### Material to process
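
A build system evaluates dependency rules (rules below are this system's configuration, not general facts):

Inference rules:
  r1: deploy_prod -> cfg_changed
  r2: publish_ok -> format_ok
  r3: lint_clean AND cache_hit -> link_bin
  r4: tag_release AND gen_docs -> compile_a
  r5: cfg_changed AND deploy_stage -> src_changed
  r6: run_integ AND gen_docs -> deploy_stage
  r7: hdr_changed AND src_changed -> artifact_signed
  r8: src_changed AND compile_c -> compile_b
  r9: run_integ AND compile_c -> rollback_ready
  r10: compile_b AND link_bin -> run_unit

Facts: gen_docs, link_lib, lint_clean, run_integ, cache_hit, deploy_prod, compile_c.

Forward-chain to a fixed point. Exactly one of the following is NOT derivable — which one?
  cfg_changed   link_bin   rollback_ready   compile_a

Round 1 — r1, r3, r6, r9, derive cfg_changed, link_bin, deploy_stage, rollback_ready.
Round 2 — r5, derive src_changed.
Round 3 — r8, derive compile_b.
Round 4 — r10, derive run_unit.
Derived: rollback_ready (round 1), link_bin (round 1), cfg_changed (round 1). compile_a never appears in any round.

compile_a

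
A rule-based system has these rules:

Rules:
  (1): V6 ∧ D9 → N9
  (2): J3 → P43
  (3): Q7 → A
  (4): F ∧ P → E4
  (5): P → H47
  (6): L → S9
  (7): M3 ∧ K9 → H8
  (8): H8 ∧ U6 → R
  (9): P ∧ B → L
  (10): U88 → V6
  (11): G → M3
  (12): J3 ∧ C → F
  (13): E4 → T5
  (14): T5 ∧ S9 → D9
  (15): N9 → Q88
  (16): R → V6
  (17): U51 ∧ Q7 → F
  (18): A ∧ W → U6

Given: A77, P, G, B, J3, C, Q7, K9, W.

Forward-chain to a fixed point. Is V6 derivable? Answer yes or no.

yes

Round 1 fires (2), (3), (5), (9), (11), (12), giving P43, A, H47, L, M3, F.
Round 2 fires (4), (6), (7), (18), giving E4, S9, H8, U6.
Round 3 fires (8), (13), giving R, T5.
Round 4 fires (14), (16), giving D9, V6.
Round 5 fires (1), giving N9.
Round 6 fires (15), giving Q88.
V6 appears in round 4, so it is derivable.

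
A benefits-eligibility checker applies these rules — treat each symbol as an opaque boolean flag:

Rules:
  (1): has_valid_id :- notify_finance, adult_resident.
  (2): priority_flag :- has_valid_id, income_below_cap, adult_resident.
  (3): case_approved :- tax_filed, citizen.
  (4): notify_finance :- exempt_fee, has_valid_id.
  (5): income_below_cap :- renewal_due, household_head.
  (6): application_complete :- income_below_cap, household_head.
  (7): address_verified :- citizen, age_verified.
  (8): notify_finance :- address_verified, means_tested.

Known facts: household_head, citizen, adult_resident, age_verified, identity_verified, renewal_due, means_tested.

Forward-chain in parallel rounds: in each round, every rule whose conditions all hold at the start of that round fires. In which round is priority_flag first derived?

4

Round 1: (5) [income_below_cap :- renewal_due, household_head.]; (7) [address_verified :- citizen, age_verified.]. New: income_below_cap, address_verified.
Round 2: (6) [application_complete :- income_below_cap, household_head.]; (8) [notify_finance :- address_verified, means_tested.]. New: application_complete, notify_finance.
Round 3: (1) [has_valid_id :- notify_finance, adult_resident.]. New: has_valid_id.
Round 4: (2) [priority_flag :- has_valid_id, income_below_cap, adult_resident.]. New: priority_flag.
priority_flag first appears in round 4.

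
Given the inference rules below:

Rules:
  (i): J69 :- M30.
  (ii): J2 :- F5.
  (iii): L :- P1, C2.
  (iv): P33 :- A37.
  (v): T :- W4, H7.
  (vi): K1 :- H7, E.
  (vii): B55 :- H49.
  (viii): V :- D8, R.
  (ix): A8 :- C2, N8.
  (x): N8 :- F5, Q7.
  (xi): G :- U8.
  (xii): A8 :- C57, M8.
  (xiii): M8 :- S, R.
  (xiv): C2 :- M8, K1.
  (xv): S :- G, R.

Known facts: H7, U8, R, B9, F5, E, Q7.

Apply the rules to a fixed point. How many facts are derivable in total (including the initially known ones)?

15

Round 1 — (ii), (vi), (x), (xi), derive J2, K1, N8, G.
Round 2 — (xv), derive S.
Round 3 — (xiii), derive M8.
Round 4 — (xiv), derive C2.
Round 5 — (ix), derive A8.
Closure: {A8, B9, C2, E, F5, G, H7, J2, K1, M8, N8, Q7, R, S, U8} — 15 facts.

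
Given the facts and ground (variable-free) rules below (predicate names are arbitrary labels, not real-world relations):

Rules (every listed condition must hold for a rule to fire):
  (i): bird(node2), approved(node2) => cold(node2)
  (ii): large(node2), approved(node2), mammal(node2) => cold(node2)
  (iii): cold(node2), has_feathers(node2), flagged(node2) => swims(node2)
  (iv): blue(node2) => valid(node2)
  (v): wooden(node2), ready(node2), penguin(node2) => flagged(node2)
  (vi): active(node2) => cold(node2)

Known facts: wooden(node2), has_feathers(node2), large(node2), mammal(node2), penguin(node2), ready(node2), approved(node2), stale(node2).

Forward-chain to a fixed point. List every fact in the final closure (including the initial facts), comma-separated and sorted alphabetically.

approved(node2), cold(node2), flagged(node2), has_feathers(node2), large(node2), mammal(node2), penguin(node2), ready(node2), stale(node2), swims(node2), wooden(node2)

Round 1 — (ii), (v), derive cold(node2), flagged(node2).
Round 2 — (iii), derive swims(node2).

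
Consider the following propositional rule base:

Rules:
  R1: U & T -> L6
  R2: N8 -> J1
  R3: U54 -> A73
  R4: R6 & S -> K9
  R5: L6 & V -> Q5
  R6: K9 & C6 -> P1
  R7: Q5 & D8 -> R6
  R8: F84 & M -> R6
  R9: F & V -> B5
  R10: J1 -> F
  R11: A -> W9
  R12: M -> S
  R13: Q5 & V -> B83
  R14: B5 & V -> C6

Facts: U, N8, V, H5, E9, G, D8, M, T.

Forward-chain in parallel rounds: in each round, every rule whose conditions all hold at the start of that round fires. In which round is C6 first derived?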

### Task description
Exactly the lines above from the one with "(v): wooden(node2), ready(node2), penguin(node2)" to the one with "ready(node2), approved(node2), stale(node2).", both included, are to be quoted; leave the rest out.

### Output below
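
  (v): wooden(node2), ready(node2), penguin(node2) => flagged(node2)
  (vi): active(node2) => cold(node2)

Known facts: wooden(node2), has_feathers(node2), large(node2), mammal(node2), penguin(node2), ready(node2), approved(node2), stale(node2).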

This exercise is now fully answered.